[Recorded data Boundary: Start]

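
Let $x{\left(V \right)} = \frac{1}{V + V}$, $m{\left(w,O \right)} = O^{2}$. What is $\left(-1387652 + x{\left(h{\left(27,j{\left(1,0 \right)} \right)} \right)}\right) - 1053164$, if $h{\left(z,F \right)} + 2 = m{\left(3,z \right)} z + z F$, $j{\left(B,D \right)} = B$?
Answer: $- \frac{96207203455}{39416} \approx -2.4408 \cdot 10^{6}$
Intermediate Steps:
$h{\left(z,F \right)} = -2 + z^{3} + F z$ ($h{\left(z,F \right)} = -2 + \left(z^{2} z + z F\right) = -2 + \left(z^{3} + F z\right) = -2 + z^{3} + F z$)
$x{\left(V \right)} = \frac{1}{2 V}$
$\left(-1387652 + x{\left(h{\left(27,j{\left(1,0 \right)} \right)} \right)}\right) - 1053164 = \left(-1387652 + \frac{1}{2 \left(-2 + 27^{3} + 1 \cdot 27\right)}\right) - 1053164 = \left(-1387652 + \frac{1}{2 \left(-2 + 19683 + 27\right)}\right) - 1053164 = \left(-1387652 + \frac{1}{2 \cdot 19708}\right) - 1053164 = \left(-1387652 + \frac{1}{2} \cdot \frac{1}{19708}\right) - 1053164 = \left(-1387652 + \frac{1}{39416}\right) - 1053164 = - \frac{54695691231}{39416} - 1053164 = - \frac{96207203455}{39416}$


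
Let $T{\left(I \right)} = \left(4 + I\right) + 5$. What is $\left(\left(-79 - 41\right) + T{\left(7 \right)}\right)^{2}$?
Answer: $10816$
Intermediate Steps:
$T{\left(I \right)} = 9 + I$
$\left(\left(-79 - 41\right) + T{\left(7 \right)}\right)^{2} = \left(\left(-79 - 41\right) + \left(9 + 7\right)\right)^{2} = \left(\left(-79 - 41\right) + 16\right)^{2} = \left(-120 + 16\right)^{2} = \left(-104\right)^{2} = 10816$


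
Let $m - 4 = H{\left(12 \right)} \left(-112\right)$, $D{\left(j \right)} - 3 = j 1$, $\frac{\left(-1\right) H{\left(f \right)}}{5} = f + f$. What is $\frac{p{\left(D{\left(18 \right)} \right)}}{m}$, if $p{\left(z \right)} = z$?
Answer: $\frac{21}{13444} \approx 0.001562$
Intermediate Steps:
$H{\left(f \right)} = - 10 f$ ($H{\left(f \right)} = - 5 \left(f + f\right) = - 5 \cdot 2 f = - 10 f$)
$D{\left(j \right)} = 3 + j$ ($D{\left(j \right)} = 3 + j 1 = 3 + j$)
$m = 13444$ ($m = 4 + \left(-10\right) 12 \left(-112\right) = 4 - -13440 = 4 + 13440 = 13444$)
$\frac{p{\left(D{\left(18 \right)} \right)}}{m} = \frac{3 + 18}{13444} = 21 \cdot \frac{1}{13444} = \frac{21}{13444}$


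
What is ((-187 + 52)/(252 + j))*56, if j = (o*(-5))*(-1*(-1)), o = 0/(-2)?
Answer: -30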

[Recorded data Boundary: End]

■ What this task involves:
When copying the data above, keep every line exactly as written.

■ Answer to this task:
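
Let $x{\left(V \right)} = \frac{1}{V + V}$, $m{\left(w,O \right)} = O^{2}$. What is $\left(-1387652 + x{\left(h{\left(27,j{\left(1,0 \right)} \right)} \right)}\right) - 1053164$, if $h{\left(z,F \right)} + 2 = m{\left(3,z \right)} z + z F$, $j{\left(B,D \right)} = B$?
Answer: $- \frac{96207203455}{39416} \approx -2.4408 \cdot 10^{6}$
Intermediate Steps:
$h{\left(z,F \right)} = -2 + z^{3} + F z$ ($h{\left(z,F \right)} = -2 + \left(z^{2} z + z F\right) = -2 + \left(z^{3} + F z\right) = -2 + z^{3} + F z$)
$x{\left(V \right)} = \frac{1}{2 V}$
$\left(-1387652 + x{\left(h{\left(27,j{\left(1,0 \right)} \right)} \right)}\right) - 1053164 = \left(-1387652 + \frac{1}{2 \left(-2 + 27^{3} + 1 \cdot 27\right)}\right) - 1053164 = \left(-1387652 + \frac{1}{2 \left(-2 + 19683 + 27\right)}\right) - 1053164 = \left(-1387652 + \frac{1}{2 \cdot 19708}\right) - 1053164 = \left(-1387652 + \frac{1}{2} \cdot \frac{1}{19708}\right) - 1053164 = \left(-1387652 + \frac{1}{39416}\right) - 1053164 = - \frac{54695691231}{39416} - 1053164 = - \frac{96207203455}{39416}$


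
Let $T{\left(I \right)} = \left(4 + I\right) + 5$. What is $\left(\left(-79 - 41\right) + T{\left(7 \right)}\right)^{2}$?
Answer: $10816$
Intermediate Steps:
$T{\left(I \right)} = 9 + I$
$\left(\left(-79 - 41\right) + T{\left(7 \right)}\right)^{2} = \left(\left(-79 - 41\right) + \left(9 + 7\right)\right)^{2} = \left(\left(-79 - 41\right) + 16\right)^{2} = \left(-120 + 16\right)^{2} = \left(-104\right)^{2} = 10816$


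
Let $m - 4 = H{\left(12 \right)} \left(-112\right)$, $D{\left(j \right)} - 3 = j 1$, $\frac{\left(-1\right) H{\left(f \right)}}{5} = f + f$. What is $\frac{p{\left(D{\left(18 \right)} \right)}}{m}$, if $p{\left(z \right)} = z$?
Answer: $\frac{21}{13444} \approx 0.001562$
Intermediate Steps:
$H{\left(f \right)} = - 10 f$ ($H{\left(f \right)} = - 5 \left(f + f\right) = - 5 \cdot 2 f = - 10 f$)
$D{\left(j \right)} = 3 + j$ ($D{\left(j \right)} = 3 + j 1 = 3 + j$)
$m = 13444$ ($m = 4 + \left(-10\right) 12 \left(-112\right) = 4 - -13440 = 4 + 13440 = 13444$)
$\frac{p{\left(D{\left(18 \right)} \right)}}{m} = \frac{3 + 18}{13444} = 21 \cdot \frac{1}{13444} = \frac{21}{13444}$


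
What is ((-187 + 52)/(252 + j))*56, if j = (o*(-5))*(-1*(-1)), o = 0/(-2)?
Answer: -30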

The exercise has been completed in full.